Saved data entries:
※

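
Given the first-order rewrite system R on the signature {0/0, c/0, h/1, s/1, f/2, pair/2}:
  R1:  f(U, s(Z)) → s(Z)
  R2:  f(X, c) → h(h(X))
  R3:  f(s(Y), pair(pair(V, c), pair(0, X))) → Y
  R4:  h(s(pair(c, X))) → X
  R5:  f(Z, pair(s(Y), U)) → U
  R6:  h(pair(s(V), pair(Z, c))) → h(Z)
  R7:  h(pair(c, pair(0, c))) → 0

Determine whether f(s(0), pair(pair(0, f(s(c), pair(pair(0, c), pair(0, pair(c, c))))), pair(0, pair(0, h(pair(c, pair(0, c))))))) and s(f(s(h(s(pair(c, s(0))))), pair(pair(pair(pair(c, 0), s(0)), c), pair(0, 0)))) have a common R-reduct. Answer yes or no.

no — NF(t₁) = 0, NF(t₂) = s(s(0))

Reduce t₁ = f(s(0), pair(pair(0, f(s(c), pair(pair(0, c), pair(0, pair(c, c))))), pair(0, pair(0, h(pair(c, pair(0, c))))))):
1. f(s(0), pair(pair(0, f(s(c), pair(pair(0, c), pair(0, pair(c, c))))), pair(0, pair(0, h(pair(c, pair(0, c)))))))  →  f(s(0), pair(pair(0, c), pair(0, pair(0, h(pair(c, pair(0, c)))))))   [R3 at 2.1.2]
2. f(s(0), pair(pair(0, c), pair(0, pair(0, h(pair(c, pair(0, c)))))))  →  0   [R3 at ε]

Reduce t₂ = s(f(s(h(s(pair(c, s(0))))), pair(pair(pair(pair(c, 0), s(0)), c), pair(0, 0)))):
1. s(f(s(h(s(pair(c, s(0))))), pair(pair(pair(pair(c, 0), s(0)), c), pair(0, 0))))  →  s(h(s(pair(c, s(0)))))   [R3 at 1]
2. s(h(s(pair(c, s(0)))))  →  s(s(0))   [R4 at 1]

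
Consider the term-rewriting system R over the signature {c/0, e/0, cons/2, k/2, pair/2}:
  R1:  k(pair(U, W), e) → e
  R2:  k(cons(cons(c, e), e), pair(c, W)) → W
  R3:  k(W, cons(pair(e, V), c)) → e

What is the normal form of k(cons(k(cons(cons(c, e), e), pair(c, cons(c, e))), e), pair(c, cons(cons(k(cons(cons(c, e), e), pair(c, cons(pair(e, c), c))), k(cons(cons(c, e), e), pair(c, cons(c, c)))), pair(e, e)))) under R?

cons(cons(cons(pair(e, c), c), cons(c, c)), pair(e, e))

1. k(cons(k(cons(cons(c, e), e), pair(c, cons(c, e))), e), pair(c, cons(cons(k(cons(cons(c, e), e), pair(c, cons(pair(e, c), c))), k(cons(cons(c, e), e), pair(c, cons(c, c)))), pair(e, e))))  →  k(cons(cons(c, e), e), pair(c, cons(cons(k(cons(cons(c, e), e), pair(c, cons(pair(e, c), c))), k(cons(cons(c, e), e), pair(c, cons(c, c)))), pair(e, e))))   [R2 at 1.1]
2. k(cons(cons(c, e), e), pair(c, cons(cons(k(cons(cons(c, e), e), pair(c, cons(pair(e, c), c))), k(cons(cons(c, e), e), pair(c, cons(c, c)))), pair(e, e))))  →  cons(cons(k(cons(cons(c, e), e), pair(c, cons(pair(e, c), c))), k(cons(cons(c, e), e), pair(c, cons(c, c)))), pair(e, e))   [R2 at ε]
3. cons(cons(k(cons(cons(c, e), e), pair(c, cons(pair(e, c), c))), k(cons(cons(c, e), e), pair(c, cons(c, c)))), pair(e, e))  →  cons(cons(cons(pair(e, c), c), k(cons(cons(c, e), e), pair(c, cons(c, c)))), pair(e, e))   [R2 at 1.1]
4. cons(cons(cons(pair(e, c), c), k(cons(cons(c, e), e), pair(c, cons(c, c)))), pair(e, e))  →  cons(cons(cons(pair(e, c), c), cons(c, c)), pair(e, e))   [R2 at 1.2]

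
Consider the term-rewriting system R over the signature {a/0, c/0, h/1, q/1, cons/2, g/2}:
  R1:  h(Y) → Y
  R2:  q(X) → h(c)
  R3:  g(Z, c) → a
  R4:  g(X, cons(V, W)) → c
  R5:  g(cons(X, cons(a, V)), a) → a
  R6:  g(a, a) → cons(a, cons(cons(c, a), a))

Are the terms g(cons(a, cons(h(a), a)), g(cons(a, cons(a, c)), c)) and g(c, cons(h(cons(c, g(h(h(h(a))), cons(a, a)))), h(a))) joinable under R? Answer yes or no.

Reduce t₁ = g(cons(a, cons(h(a), a)), g(cons(a, cons(a, c)), c)):
1. g(cons(a, cons(h(a), a)), g(cons(a, cons(a, c)), c))  →  g(cons(a, cons(a, a)), g(cons(a, cons(a, c)), c))   [R1 at 1.2.1]
2. g(cons(a, cons(a, a)), g(cons(a, cons(a, c)), c))  →  g(cons(a, cons(a, a)), a)   [R3 at 2]
3. g(cons(a, cons(a, a)), a)  →  a   [R5 at ε]

Reduce t₂ = g(c, cons(h(cons(c, g(h(h(h(a))), cons(a, a)))), h(a))):
1. g(c, cons(h(cons(c, g(h(h(h(a))), cons(a, a)))), h(a)))  →  c   [R4 at ε]

no — NF(t₁) = a, NF(t₂) = c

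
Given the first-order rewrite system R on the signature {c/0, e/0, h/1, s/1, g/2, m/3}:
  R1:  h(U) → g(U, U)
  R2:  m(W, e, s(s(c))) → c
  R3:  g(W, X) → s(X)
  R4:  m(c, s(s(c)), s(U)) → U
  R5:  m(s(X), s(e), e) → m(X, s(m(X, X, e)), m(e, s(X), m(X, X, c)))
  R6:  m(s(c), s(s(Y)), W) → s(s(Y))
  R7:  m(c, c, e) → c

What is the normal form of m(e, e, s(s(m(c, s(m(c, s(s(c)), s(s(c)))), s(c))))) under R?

c

1. m(e, e, s(s(m(c, s(m(c, s(s(c)), s(s(c)))), s(c)))))  →  m(e, e, s(s(m(c, s(s(c)), s(c)))))   [R4 at 3.1.1.2.1]
2. m(e, e, s(s(m(c, s(s(c)), s(c)))))  →  m(e, e, s(s(c)))   [R4 at 3.1.1]
3. m(e, e, s(s(c)))  →  c   [R2 at ε]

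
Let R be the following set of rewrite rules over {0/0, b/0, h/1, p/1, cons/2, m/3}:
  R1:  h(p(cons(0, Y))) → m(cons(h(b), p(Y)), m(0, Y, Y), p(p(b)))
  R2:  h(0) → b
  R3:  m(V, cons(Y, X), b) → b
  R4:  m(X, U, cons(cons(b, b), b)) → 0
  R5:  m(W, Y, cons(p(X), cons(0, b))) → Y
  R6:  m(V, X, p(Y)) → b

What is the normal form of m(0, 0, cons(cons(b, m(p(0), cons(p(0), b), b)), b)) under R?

0

1. m(0, 0, cons(cons(b, m(p(0), cons(p(0), b), b)), b))  →  m(0, 0, cons(cons(b, b), b))   [R3 at 3.1.2]
2. m(0, 0, cons(cons(b, b), b))  →  0   [R4 at ε]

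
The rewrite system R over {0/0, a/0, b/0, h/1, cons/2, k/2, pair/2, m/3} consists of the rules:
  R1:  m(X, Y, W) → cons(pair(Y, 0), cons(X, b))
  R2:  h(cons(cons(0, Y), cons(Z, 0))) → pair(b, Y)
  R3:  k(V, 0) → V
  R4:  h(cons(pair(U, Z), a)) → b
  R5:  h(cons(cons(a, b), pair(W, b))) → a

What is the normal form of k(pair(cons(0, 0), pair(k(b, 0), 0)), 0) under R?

pair(cons(0, 0), pair(b, 0))

1. k(pair(cons(0, 0), pair(k(b, 0), 0)), 0)  →  pair(cons(0, 0), pair(k(b, 0), 0))   [R3 at ε]
2. pair(cons(0, 0), pair(k(b, 0), 0))  →  pair(cons(0, 0), pair(b, 0))   [R3 at 2.1]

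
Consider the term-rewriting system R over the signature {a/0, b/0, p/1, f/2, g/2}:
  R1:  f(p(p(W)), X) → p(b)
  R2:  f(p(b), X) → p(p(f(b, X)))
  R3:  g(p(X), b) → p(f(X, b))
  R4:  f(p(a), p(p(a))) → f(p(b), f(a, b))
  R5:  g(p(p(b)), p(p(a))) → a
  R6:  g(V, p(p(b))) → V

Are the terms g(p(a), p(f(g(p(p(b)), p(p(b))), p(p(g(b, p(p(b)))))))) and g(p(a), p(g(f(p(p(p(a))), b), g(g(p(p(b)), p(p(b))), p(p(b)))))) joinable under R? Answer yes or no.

yes — NF(t₁) = p(a), NF(t₂) = p(a)

Reduce t₁ = g(p(a), p(f(g(p(p(b)), p(p(b))), p(p(g(b, p(p(b)))))))):
1. g(p(a), p(f(g(p(p(b)), p(p(b))), p(p(g(b, p(p(b))))))))  →  g(p(a), p(f(p(p(b)), p(p(g(b, p(p(b))))))))   [R6 at 2.1.1]
2. g(p(a), p(f(p(p(b)), p(p(g(b, p(p(b))))))))  →  g(p(a), p(p(b)))   [R1 at 2.1]
3. g(p(a), p(p(b)))  →  p(a)   [R6 at ε]

Reduce t₂ = g(p(a), p(g(f(p(p(p(a))), b), g(g(p(p(b)), p(p(b))), p(p(b)))))):
1. g(p(a), p(g(f(p(p(p(a))), b), g(g(p(p(b)), p(p(b))), p(p(b))))))  →  g(p(a), p(g(p(b), g(g(p(p(b)), p(p(b))), p(p(b))))))   [R1 at 2.1.1]
2. g(p(a), p(g(p(b), g(g(p(p(b)), p(p(b))), p(p(b))))))  →  g(p(a), p(g(p(b), g(p(p(b)), p(p(b))))))   [R6 at 2.1.2]
3. g(p(a), p(g(p(b), g(p(p(b)), p(p(b))))))  →  g(p(a), p(g(p(b), p(p(b)))))   [R6 at 2.1.2]
4. g(p(a), p(g(p(b), p(p(b)))))  →  g(p(a), p(p(b)))   [R6 at 2.1]
5. g(p(a), p(p(b)))  →  p(a)   [R6 at ε]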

※

## WORK REQUIRED
Return the span of lines in the data above that opens at the line with "k(pair(U, W), e) → e" and closes at the line with "cons(pair(e, V), c)) → e", exactly, ends included, nothing else.

## RESPONSE FOR THIS EXERCISE
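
  R1:  k(pair(U, W), e) → e
  R2:  k(cons(cons(c, e), e), pair(c, W)) → W
  R3:  k(W, cons(pair(e, V), c)) → e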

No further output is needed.